Data excerpts
----
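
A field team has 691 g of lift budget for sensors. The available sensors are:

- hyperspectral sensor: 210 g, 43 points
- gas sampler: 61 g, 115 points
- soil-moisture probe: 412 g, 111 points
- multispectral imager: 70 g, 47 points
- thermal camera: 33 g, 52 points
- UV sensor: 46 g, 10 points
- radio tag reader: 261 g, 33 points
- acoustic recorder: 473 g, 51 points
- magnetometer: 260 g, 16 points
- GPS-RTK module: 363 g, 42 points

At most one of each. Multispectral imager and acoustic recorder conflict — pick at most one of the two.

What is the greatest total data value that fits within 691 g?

335

By data value per g: gas sampler 1.89, thermal camera 1.58, multispectral imager 0.67 lead.
Gas sampler + soil-moisture probe + multispectral imager + thermal camera + UV sensor uses 622 of the 691 g and totals 335.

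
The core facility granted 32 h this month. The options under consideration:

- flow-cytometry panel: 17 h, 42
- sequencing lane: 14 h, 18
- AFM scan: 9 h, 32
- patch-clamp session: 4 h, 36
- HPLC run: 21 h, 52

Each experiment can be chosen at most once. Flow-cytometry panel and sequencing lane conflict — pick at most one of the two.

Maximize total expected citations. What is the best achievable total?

110

The ratio ordering already packs tightly: flow-cytometry panel + AFM scan + patch-clamp session, 30 h, 110.
The closest alternative, patch-clamp session + HPLC run, reaches only 88.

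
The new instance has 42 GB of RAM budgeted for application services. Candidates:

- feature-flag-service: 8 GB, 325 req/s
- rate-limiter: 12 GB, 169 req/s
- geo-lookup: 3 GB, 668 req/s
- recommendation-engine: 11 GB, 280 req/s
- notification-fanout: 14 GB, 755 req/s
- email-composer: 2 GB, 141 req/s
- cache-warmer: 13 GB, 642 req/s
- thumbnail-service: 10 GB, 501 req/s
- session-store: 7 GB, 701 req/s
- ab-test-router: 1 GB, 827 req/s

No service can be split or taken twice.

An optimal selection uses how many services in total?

6

Optimal total is 3734.
One optimal bundle: geo-lookup + notification-fanout + email-composer + cache-warmer + session-store + ab-test-router (40 GB).
All optima have 6 services.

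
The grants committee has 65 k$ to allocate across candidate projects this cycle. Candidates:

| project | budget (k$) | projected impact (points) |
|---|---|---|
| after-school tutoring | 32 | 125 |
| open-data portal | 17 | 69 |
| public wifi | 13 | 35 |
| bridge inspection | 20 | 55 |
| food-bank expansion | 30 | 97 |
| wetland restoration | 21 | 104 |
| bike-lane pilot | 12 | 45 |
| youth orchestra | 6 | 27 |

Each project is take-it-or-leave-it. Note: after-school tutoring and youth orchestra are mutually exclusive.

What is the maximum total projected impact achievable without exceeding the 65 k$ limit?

Greedy by ratio would take open-data portal + wetland restoration + bike-lane pilot + youth orchestra: 56 k$ used, total 245.
Dropping open-data portal and youth orchestra frees 23 k$; slotting in after-school tutoring (32 k$) lifts the total to 274 at 65 k$.

274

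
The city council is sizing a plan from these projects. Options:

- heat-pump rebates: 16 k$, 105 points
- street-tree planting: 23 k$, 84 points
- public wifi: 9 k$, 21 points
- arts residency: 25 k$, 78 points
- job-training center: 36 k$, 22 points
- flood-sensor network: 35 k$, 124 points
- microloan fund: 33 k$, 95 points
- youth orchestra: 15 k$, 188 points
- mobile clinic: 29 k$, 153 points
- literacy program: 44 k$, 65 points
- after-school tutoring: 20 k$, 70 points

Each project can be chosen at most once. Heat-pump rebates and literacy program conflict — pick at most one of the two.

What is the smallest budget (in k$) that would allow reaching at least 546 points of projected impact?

Need the lightest bundle worth ≥ 546.
heat-pump rebates + street-tree planting + public wifi + youth orchestra + mobile clinic reaches 551 using 92 k$.
Below 92 k$ the best achievable stays under 546.

92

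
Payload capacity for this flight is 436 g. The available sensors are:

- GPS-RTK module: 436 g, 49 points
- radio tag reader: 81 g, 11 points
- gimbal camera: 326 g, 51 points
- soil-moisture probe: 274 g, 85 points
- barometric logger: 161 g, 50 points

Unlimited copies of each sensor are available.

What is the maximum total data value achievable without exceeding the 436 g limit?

Taking the top-ratio sensors first gives radio tag reader + 2×barometric logger for 111 (403 g).
Dropping radio tag reader and barometric logger frees 242 g; slotting in soil-moisture probe (274 g) lifts the total to 135 at 435 g.
No other feasible combination exceeds 135.

135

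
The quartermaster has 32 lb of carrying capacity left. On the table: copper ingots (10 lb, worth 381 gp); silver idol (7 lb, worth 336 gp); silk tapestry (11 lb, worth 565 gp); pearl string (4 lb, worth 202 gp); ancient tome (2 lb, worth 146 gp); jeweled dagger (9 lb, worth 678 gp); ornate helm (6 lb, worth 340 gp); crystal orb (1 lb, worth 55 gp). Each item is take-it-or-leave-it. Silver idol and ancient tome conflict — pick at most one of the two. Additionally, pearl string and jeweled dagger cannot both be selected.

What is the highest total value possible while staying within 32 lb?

1784

The ratio ordering already packs tightly: silk tapestry + ancient tome + jeweled dagger + ornate helm + crystal orb, 29 lb, 1784.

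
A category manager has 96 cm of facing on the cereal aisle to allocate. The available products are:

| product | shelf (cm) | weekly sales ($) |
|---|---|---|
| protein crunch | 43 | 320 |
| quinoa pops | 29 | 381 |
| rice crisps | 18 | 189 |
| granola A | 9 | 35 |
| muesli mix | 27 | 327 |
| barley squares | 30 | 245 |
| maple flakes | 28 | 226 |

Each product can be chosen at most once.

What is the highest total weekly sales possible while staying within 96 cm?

A density-first pass picks quinoa pops + rice crisps + granola A + muesli mix — 932 at 83 cm.
The 18 cm tied up in rice crisps is better spent on barley squares — total rises to 988 (95 cm).
An exhaustive check of the 128 subsets confirms 988.

988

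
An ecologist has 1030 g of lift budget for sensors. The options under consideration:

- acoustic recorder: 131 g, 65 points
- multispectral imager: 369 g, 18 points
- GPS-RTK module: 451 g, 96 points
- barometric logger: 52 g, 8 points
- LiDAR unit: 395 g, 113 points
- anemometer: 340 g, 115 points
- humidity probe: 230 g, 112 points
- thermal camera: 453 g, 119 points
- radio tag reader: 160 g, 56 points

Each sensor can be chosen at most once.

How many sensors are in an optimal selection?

Best achievable data value is 360.
One optimal bundle: acoustic recorder + barometric logger + humidity probe + thermal camera + radio tag reader (1026 g).
Any selection reaching 360 contains exactly 5 sensors.

5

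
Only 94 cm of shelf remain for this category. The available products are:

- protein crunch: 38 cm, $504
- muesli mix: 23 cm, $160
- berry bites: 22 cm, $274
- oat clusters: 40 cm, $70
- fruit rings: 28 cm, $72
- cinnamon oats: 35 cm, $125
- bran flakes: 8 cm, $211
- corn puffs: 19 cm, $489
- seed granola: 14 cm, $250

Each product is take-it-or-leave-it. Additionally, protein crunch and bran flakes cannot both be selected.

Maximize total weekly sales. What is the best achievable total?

1517

Taking protein crunch + berry bites + corn puffs + seed granola: 93 cm used, 1517 in weekly sales.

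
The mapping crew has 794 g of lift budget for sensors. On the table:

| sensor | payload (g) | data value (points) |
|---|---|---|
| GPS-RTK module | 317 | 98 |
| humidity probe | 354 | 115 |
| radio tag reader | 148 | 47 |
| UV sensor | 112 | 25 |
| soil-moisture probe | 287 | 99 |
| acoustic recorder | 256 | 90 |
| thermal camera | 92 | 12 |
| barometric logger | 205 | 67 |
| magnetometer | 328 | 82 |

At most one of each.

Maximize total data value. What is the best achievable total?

Ranking by ratio (data value/g): acoustic recorder 0.35, soil-moisture probe 0.34, barometric logger 0.33, humidity probe 0.32.
A density-first pass picks soil-moisture probe + acoustic recorder + barometric logger — 256 at 748 g.
Replace acoustic recorder and barometric logger with humidity probe + radio tag reader: the trade gains 5 net, giving 261 at 789 g.

261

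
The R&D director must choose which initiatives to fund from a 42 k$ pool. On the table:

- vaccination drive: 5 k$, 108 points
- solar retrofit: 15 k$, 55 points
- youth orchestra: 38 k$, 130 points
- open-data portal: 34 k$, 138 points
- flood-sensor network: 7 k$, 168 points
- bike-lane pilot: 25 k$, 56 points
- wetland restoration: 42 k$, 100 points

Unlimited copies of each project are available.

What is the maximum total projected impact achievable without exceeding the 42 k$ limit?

1008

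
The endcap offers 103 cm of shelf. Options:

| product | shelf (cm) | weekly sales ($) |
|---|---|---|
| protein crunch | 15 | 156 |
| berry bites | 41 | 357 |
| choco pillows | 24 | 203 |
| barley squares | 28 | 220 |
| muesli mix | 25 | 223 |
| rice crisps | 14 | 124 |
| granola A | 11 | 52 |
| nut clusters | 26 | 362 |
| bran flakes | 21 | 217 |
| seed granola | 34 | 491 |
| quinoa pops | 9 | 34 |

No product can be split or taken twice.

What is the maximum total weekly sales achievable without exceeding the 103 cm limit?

Greedy by ratio would take protein crunch + nut clusters + bran flakes + seed granola: 96 cm used, total 1226.
Dropping bran flakes frees 21 cm; slotting in muesli mix (25 cm) lifts the total to 1232 at 100 cm.

1232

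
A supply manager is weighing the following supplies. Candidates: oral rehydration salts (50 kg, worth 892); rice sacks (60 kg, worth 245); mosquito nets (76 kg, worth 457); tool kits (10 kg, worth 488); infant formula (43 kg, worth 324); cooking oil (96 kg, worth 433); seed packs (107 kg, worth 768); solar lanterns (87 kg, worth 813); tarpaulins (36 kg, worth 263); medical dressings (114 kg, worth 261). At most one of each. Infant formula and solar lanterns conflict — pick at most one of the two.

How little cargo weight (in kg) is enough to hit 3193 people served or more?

290

Minimise kg subject to total people served ≥ 3193.
oral rehydration salts + tool kits + seed packs + solar lanterns + tarpaulins: 3224 people served at 290 kg.
No combination under 290 kg hits 3193.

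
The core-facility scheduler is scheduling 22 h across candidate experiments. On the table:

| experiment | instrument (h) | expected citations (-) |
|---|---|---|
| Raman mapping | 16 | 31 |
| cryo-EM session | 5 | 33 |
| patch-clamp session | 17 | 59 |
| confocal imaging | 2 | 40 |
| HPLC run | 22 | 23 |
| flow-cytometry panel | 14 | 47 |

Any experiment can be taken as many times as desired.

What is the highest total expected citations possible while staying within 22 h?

440

Best packing: 11×confocal imaging — 22 h, 440 total.
Nothing else within 22 h beats 440.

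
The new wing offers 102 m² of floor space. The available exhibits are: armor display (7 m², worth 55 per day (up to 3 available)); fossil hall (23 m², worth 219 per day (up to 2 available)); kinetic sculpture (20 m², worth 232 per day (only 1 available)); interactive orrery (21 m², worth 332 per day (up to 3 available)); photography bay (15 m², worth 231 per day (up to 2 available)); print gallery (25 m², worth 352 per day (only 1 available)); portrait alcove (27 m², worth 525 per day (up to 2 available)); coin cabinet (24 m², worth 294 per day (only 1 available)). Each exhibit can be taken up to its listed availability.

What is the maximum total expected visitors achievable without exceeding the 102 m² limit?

Greedy by ratio would take 2×interactive orrery + 2×portrait alcove: 96 m² used, total 1714.
Dropping interactive orrery frees 21 m²; slotting in print gallery (25 m²) lifts the total to 1734 at 100 m².
Every other selection either busts 102 m² or exceeds an availability limit or fails to beat 1734.

1734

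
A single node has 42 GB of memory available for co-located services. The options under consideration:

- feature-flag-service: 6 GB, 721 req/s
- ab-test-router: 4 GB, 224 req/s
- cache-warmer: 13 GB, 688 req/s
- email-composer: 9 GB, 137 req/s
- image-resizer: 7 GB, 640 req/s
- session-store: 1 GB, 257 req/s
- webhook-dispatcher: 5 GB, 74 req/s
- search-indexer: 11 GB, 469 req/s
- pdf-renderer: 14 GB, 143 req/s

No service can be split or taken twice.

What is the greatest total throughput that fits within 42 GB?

2999

The ratio ordering already packs tightly: feature-flag-service + ab-test-router + cache-warmer + image-resizer + session-store + search-indexer, 42 GB, 2999.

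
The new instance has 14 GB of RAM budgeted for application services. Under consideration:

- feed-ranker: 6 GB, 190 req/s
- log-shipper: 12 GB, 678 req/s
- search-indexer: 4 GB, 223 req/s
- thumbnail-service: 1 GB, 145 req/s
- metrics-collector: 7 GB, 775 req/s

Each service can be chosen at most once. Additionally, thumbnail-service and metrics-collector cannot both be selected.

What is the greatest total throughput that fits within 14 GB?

998

Taking search-indexer + metrics-collector: 11 GB used, 998 in throughput.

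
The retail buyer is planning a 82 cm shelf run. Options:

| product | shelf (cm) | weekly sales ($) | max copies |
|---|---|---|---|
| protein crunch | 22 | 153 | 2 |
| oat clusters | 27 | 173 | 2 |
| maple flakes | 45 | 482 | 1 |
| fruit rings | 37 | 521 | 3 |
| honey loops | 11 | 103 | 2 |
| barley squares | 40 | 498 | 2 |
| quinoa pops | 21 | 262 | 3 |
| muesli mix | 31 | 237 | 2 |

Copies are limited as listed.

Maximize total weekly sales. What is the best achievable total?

1045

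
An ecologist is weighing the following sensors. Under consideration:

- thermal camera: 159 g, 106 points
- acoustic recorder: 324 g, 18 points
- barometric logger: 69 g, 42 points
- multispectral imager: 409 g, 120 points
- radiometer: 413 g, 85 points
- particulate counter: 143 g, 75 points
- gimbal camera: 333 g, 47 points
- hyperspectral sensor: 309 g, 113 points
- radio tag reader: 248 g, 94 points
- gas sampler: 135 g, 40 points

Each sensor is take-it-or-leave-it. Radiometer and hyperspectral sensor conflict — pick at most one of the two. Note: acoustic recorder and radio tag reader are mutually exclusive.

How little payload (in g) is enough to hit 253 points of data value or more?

Look for the lowest-payload combination reaching 253.
thermal camera + barometric logger + particulate counter + gas sampler reaches 263 using 506 g.
Any bundle with less than 506 g falls short of 253.

506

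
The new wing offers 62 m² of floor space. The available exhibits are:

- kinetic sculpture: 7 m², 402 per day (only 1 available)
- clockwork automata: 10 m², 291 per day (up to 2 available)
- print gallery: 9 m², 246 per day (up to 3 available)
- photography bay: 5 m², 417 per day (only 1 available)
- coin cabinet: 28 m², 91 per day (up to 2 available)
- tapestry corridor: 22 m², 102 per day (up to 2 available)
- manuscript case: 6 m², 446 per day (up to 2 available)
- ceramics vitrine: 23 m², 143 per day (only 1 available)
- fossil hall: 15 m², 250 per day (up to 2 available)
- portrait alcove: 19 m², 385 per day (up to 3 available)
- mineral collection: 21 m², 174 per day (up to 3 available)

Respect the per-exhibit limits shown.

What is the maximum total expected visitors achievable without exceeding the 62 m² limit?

Kinetic sculpture + 2×clockwork automata + 2×print gallery + photography bay + 2×manuscript case uses 62 of the 62 m² and totals 2785.
No other feasible combination exceeds 2785.

2785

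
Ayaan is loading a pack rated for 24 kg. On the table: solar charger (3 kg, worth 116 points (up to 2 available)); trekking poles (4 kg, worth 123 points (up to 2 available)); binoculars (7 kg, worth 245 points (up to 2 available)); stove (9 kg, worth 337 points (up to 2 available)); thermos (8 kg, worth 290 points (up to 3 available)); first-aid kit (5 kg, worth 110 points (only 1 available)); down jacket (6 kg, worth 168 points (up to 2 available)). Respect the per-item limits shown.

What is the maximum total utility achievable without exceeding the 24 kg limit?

Taking 2×solar charger + 2×stove: 24 kg used, 906 in utility.
Every other selection either busts 24 kg or exceeds an availability limit or fails to beat 906.

906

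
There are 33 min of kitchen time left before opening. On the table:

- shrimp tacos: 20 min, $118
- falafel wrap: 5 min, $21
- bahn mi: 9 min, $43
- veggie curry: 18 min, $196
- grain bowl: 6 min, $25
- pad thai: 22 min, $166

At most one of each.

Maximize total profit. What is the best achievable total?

264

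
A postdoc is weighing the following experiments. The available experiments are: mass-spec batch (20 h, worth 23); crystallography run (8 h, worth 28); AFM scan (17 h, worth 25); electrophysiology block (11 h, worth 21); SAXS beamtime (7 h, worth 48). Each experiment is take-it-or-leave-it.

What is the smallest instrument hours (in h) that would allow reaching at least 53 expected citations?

Need the lightest bundle worth ≥ 53.
crystallography run + SAXS beamtime reaches 76 using 15 h.
Below 15 h the best achievable stays under 53.

15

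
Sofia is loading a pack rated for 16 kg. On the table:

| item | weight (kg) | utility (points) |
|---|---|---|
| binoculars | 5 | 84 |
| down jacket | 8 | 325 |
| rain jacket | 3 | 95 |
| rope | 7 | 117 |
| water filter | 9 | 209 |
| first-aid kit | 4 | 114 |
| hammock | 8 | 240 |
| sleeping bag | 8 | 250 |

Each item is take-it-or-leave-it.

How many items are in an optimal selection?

The maximum utility within 16 kg is 575.
For example down jacket + sleeping bag achieves it, using 16 kg.
All optima have 2 items.

2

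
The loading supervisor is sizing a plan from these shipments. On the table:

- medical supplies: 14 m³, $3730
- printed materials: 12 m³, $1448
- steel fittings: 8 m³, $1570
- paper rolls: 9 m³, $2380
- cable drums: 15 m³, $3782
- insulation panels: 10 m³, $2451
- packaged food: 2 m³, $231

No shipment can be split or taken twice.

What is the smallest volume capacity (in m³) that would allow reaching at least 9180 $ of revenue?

38

Need the lightest bundle worth ≥ 9180.
medical supplies + paper rolls + cable drums: 9892 revenue at 38 m³.
No combination under 38 m³ hits 9180.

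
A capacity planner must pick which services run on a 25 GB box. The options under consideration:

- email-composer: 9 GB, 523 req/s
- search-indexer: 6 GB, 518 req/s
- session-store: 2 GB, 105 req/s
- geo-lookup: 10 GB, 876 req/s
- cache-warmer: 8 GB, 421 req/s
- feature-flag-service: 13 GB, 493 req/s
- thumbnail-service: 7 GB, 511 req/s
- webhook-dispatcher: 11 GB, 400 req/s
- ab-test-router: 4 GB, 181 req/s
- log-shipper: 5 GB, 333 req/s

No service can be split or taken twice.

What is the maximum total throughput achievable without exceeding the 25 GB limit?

2010

Search-indexer + session-store + geo-lookup + thumbnail-service uses 25 of the 25 GB and totals 2010.
An exhaustive check of the 1024 subsets confirms 2010.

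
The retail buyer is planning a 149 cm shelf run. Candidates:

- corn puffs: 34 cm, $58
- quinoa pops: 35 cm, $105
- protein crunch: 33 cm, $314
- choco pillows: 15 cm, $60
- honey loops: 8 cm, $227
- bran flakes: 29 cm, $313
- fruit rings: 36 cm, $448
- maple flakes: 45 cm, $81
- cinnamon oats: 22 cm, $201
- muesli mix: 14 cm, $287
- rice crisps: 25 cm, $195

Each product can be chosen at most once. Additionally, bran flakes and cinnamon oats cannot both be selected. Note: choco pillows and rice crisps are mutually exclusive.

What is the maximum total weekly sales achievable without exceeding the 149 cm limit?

1784

Taking protein crunch + honey loops + bran flakes + fruit rings + muesli mix + rice crisps: 145 cm used, 1784 in weekly sales.
No other feasible combination exceeds 1784.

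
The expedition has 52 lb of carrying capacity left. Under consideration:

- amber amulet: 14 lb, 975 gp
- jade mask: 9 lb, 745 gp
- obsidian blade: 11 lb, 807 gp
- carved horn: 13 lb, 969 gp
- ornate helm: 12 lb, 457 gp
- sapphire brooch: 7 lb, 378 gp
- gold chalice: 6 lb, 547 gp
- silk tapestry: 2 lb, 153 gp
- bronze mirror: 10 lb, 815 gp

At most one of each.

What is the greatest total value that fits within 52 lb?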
----
_Work order_
Lines with the word "must" in them are the answer; report each one from the data.

_Task result_
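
The R&D director must choose which initiatives to fund from a 42 k$ pool. On the table:
A capacity planner must pick which services run on a 25 GB box. The options under consideration: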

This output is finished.